Source material:
####
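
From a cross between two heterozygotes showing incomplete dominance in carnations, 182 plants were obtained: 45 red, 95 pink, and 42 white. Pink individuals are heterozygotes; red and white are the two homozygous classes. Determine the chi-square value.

0.451

With incomplete dominance, a heterozygote × heterozygote cross gives a 1:2:1 phenotypic ratio.
Expected counts for N = 182 under a 1:2:1 ratio (total parts = 4):
  red: 182 × 1/4 = 45.5
  pink: 182 × 2/4 = 91
  white: 182 × 1/4 = 45.5
χ² = Σ (O − E)² / E
  red: (45 − 45.5)² / 45.5 = 0.0055
  pink: (95 − 91)² / 91 = 0.1758
  white: (42 − 45.5)² / 45.5 = 0.2692
χ² = 0.0055 + 0.1758 + 0.2692 = 0.4505 ≈ 0.451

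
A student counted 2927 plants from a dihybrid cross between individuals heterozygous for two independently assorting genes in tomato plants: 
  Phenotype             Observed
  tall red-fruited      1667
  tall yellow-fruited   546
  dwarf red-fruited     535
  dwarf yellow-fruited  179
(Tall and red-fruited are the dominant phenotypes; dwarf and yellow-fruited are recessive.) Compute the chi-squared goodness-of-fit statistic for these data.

A dihybrid F₂ with independent assortment and complete dominance at both loci gives a 9:3:3:1 phenotypic ratio.
Total ratio parts = 16. Expected numbers out of 2927:
  tall red-fruited: 2927 × 9/16 = 1646.4375
  tall yellow-fruited: 2927 × 3/16 = 548.8125
  dwarf red-fruited: 2927 × 3/16 = 548.8125
  dwarf yellow-fruited: 2927 × 1/16 = 182.9375
χ² = Σ (O − E)² / E
  tall red-fruited: (1667 − 1646.4375)² / 1646.4375 = 0.2568
  tall yellow-fruited: (546 − 548.8125)² / 548.8125 = 0.0144
  dwarf red-fruited: (535 − 548.8125)² / 548.8125 = 0.3476
  dwarf yellow-fruited: (179 − 182.9375)² / 182.9375 = 0.0847
χ² = 0.2568 + 0.0144 + 0.3476 + 0.0847 = 0.7035 ≈ 0.704

0.704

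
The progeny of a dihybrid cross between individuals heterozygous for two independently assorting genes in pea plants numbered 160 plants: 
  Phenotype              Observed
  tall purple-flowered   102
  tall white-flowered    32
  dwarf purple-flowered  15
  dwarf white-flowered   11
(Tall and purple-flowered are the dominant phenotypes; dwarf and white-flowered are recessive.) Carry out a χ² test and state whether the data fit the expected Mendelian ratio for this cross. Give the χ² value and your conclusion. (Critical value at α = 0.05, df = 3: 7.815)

9.333; not consistent

A dihybrid F₂ with independent assortment and complete dominance at both loci gives a 9:3:3:1 phenotypic ratio.
Under the 9:3:3:1 hypothesis (Σ ratio = 16, N = 160):
  tall purple-flowered: 160 × 9/16 = 90
  tall white-flowered: 160 × 3/16 = 30
  dwarf purple-flowered: 160 × 3/16 = 30
  dwarf white-flowered: 160 × 1/16 = 10
χ² = Σ (O − E)² / E
  tall purple-flowered: (102 − 90)² / 90 = 1.6000
  tall white-flowered: (32 − 30)² / 30 = 0.1333
  dwarf purple-flowered: (15 − 30)² / 30 = 7.5000
  dwarf white-flowered: (11 − 10)² / 10 = 0.1000
χ² = 1.6000 + 0.1333 + 7.5000 + 0.1000 = 9.3333 ≈ 9.333
Degrees of freedom = 4 − 1 = 3; critical value at α = 0.05 is 7.815.
Since 9.333 > 7.815, we reject the null hypothesis — the data do not fit the 9:3:3:1 ratio.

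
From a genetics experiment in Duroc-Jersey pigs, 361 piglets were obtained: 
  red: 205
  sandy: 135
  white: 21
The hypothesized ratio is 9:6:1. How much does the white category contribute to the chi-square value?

0.108

The 9:6:1 ratio has 16 parts, so with N = 361 the expected counts are:
  red: 361 × 9/16 = 203.0625
  sandy: 361 × 6/16 = 135.375
  white: 361 × 1/16 = 22.5625
Contribution of white: (21 − 22.5625)² / 22.5625 = 0.1082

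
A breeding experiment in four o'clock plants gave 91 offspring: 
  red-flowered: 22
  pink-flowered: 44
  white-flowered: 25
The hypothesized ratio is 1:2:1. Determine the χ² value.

The 1:2:1 ratio has 4 parts, so with N = 91 the expected counts are:
  red-flowered: 91 × 1/4 = 22.75
  pink-flowered: 91 × 2/4 = 45.5
  white-flowered: 91 × 1/4 = 22.75
χ² = Σ (O − E)² / E
  red-flowered: (22 − 22.75)² / 22.75 = 0.0247
  pink-flowered: (44 − 45.5)² / 45.5 = 0.0495
  white-flowered: (25 − 22.75)² / 22.75 = 0.2225
χ² = 0.0247 + 0.0495 + 0.2225 = 0.2967 ≈ 0.297

0.297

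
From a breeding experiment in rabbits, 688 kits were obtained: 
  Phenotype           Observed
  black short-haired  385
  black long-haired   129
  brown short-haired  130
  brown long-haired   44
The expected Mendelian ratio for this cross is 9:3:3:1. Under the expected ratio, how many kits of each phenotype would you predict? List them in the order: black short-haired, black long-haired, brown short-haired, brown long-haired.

387, 129, 129, 43

Under the 9:3:3:1 hypothesis (Σ ratio = 16, N = 688):
  black short-haired: 688 × 9/16 = 387
  black long-haired: 688 × 3/16 = 129
  brown short-haired: 688 × 3/16 = 129
  brown long-haired: 688 × 1/16 = 43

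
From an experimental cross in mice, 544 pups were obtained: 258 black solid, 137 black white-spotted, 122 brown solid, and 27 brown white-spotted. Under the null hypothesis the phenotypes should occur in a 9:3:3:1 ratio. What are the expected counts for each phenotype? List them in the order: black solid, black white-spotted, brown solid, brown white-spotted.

306, 102, 102, 34

Under the 9:3:3:1 hypothesis (Σ ratio = 16, N = 544):
  black solid: 544 × 9/16 = 306
  black white-spotted: 544 × 3/16 = 102
  brown solid: 544 × 3/16 = 102
  brown white-spotted: 544 × 1/16 = 34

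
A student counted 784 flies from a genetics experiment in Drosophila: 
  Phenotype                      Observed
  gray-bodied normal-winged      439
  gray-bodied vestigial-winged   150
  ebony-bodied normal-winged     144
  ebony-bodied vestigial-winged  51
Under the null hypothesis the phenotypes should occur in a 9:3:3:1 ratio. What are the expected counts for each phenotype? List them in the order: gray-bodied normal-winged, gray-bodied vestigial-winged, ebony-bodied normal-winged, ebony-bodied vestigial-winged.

441, 147, 147, 49

Total ratio parts = 16. Expected numbers out of 784:
  gray-bodied normal-winged: 784 × 9/16 = 441
  gray-bodied vestigial-winged: 784 × 3/16 = 147
  ebony-bodied normal-winged: 784 × 3/16 = 147
  ebony-bodied vestigial-winged: 784 × 1/16 = 49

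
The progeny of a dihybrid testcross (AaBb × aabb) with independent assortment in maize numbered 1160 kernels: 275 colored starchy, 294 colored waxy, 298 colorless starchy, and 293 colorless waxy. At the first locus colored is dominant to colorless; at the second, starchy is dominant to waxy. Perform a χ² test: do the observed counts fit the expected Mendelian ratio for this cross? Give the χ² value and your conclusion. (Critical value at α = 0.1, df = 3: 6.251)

A dihybrid testcross with independent assortment gives a 1:1:1:1 ratio.
Total ratio parts = 4. Expected numbers out of 1160:
  colored starchy: 1160 × 1/4 = 290
  colored waxy: 1160 × 1/4 = 290
  colorless starchy: 1160 × 1/4 = 290
  colorless waxy: 1160 × 1/4 = 290
χ² = Σ (O − E)² / E
  colored starchy: (275 − 290)² / 290 = 0.7759
  colored waxy: (294 − 290)² / 290 = 0.0552
  colorless starchy: (298 − 290)² / 290 = 0.2207
  colorless waxy: (293 − 290)² / 290 = 0.0310
χ² = 0.7759 + 0.0552 + 0.2207 + 0.0310 = 1.0828 ≈ 1.083
Degrees of freedom = 4 − 1 = 3; critical value at α = 0.1 is 6.251.
Since 1.083 < 6.251, we fail to reject the null hypothesis — the data are consistent with the 1:1:1:1 ratio.

1.083; consistent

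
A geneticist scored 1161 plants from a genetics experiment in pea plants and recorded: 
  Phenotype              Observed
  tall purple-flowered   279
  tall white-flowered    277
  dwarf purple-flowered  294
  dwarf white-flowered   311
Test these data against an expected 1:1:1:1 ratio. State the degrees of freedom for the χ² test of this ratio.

A goodness-of-fit test with 4 phenotype classes has df = 4 − 1 = 3.

3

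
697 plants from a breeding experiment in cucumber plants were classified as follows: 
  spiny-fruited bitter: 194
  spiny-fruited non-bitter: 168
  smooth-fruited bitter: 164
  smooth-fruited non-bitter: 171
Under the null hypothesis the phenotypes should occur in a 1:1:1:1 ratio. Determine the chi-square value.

3.126

Total ratio parts = 4. Expected numbers out of 697:
  spiny-fruited bitter: 697 × 1/4 = 174.25
  spiny-fruited non-bitter: 697 × 1/4 = 174.25
  smooth-fruited bitter: 697 × 1/4 = 174.25
  smooth-fruited non-bitter: 697 × 1/4 = 174.25
χ² = Σ (O − E)² / E
  spiny-fruited bitter: (194 − 174.25)² / 174.25 = 2.2385
  spiny-fruited non-bitter: (168 − 174.25)² / 174.25 = 0.2242
  smooth-fruited bitter: (164 − 174.25)² / 174.25 = 0.6029
  smooth-fruited non-bitter: (171 − 174.25)² / 174.25 = 0.0606
χ² = 2.2385 + 0.2242 + 0.6029 + 0.0606 = 3.1262 ≈ 3.126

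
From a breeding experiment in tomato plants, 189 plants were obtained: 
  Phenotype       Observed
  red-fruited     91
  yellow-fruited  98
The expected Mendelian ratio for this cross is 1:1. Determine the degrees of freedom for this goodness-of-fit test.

1

A goodness-of-fit test with 2 phenotype classes has df = 2 − 1 = 1.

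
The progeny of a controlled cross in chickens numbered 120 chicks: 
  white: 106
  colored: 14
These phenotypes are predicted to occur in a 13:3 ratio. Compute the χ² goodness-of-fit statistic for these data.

The 13:3 ratio has 16 parts, so with N = 120 the expected counts are:
  white: 120 × 13/16 = 97.5
  colored: 120 × 3/16 = 22.5
χ² = Σ (O − E)² / E
  white: (106 − 97.5)² / 97.5 = 0.7410
  colored: (14 − 22.5)² / 22.5 = 3.2111
χ² = 0.7410 + 3.2111 = 3.9521 ≈ 3.952

3.952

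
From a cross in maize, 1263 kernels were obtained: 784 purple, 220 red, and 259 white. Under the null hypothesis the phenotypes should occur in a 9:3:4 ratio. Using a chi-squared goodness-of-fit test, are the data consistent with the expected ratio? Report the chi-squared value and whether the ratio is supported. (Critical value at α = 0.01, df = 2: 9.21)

The 9:3:4 ratio has 16 parts, so with N = 1263 the expected counts are:
  purple: 1263 × 9/16 = 710.4375
  red: 1263 × 3/16 = 236.8125
  white: 1263 × 4/16 = 315.75
χ² = Σ (O − E)² / E
  purple: (784 − 710.4375)² / 710.4375 = 7.6171
  red: (220 − 236.8125)² / 236.8125 = 1.1936
  white: (259 − 315.75)² / 315.75 = 10.1997
χ² = 7.6171 + 1.1936 + 10.1997 = 19.0104 ≈ 19.010
Degrees of freedom = 3 − 1 = 2; critical value at α = 0.01 is 9.21.
Since 19.010 > 9.21, we reject the null hypothesis — the data do not fit the 9:3:4 ratio.

19.010; not consistent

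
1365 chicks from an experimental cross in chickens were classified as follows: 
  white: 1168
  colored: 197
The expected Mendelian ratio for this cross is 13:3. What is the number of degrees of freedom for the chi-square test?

A goodness-of-fit test with 2 phenotype classes has df = 2 − 1 = 1.

1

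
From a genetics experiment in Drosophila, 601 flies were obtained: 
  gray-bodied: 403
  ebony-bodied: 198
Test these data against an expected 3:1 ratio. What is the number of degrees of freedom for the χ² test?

A goodness-of-fit test with 2 phenotype classes has df = 2 − 1 = 1.

1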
####
What to produce: Check each line of the records for the word "chickens" and extract those that contain it.

Your solution:
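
The progeny of a controlled cross in chickens numbered 120 chicks: 
1365 chicks from an experimental cross in chickens were classified as follows: 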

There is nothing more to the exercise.